───── EXTRACTED INFORMATION ─────
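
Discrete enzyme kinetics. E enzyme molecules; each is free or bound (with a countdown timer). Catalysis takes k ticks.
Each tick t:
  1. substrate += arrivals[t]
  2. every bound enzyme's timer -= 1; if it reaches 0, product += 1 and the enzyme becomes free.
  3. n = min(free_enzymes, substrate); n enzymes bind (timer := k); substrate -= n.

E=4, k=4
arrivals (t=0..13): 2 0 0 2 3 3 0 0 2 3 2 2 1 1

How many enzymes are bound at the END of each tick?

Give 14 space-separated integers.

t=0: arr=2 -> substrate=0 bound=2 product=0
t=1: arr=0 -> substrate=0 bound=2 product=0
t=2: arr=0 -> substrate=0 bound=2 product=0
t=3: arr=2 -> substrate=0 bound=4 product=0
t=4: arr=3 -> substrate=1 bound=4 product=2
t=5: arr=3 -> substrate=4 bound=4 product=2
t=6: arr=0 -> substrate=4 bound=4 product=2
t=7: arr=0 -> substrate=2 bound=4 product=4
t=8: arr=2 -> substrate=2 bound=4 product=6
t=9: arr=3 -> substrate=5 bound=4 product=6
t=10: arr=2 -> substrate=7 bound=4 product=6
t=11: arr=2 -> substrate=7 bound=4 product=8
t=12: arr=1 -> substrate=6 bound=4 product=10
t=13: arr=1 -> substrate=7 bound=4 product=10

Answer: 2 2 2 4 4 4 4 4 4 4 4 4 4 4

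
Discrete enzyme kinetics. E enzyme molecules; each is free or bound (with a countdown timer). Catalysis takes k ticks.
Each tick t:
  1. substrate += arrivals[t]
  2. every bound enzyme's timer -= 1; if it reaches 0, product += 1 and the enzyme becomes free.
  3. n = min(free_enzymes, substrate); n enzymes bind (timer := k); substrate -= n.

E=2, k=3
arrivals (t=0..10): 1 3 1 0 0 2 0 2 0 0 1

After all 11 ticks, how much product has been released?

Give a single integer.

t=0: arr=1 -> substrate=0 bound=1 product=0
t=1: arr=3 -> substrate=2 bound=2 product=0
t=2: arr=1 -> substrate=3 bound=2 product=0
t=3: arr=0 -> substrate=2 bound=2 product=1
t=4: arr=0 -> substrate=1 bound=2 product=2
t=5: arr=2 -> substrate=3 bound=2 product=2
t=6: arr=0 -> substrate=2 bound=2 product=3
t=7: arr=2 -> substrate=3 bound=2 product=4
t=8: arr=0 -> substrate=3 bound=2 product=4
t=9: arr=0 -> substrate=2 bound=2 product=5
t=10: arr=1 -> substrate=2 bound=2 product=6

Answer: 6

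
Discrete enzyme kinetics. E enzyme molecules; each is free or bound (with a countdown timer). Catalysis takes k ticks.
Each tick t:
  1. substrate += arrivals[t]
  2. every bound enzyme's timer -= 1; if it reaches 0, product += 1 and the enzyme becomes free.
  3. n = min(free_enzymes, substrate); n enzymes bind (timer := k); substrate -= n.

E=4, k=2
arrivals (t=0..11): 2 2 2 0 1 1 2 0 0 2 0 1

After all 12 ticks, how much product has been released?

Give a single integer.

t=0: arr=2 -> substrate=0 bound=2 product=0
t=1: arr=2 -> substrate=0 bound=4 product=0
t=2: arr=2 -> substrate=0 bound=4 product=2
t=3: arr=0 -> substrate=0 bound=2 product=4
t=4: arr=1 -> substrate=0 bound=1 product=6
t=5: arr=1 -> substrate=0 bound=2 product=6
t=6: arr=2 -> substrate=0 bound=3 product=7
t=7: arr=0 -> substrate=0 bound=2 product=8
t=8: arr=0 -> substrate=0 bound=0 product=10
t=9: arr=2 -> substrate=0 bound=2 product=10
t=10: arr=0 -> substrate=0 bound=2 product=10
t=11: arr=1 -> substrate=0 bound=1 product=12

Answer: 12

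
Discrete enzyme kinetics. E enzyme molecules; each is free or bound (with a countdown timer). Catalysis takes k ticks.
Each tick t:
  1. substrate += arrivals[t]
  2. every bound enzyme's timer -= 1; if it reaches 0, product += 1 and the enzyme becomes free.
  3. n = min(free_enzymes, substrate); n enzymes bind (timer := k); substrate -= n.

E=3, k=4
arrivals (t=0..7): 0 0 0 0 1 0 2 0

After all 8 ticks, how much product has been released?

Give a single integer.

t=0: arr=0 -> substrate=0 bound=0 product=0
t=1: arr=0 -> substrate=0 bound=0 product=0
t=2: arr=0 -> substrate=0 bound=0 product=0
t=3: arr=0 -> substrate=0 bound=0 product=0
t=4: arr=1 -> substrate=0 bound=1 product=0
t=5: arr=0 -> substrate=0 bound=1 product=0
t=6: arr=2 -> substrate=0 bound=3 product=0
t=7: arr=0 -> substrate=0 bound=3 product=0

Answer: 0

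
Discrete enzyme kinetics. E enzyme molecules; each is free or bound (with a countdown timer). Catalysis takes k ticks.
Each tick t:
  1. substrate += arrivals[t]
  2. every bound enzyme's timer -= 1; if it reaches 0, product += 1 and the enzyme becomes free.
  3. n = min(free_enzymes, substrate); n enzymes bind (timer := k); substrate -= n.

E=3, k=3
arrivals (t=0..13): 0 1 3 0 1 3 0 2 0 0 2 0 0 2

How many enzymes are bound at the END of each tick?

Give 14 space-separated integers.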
─────
TASK DESCRIPTION
Answer with one number only: how many lines of the entries above include the word "been"?

RESULT OF THIS TASK
3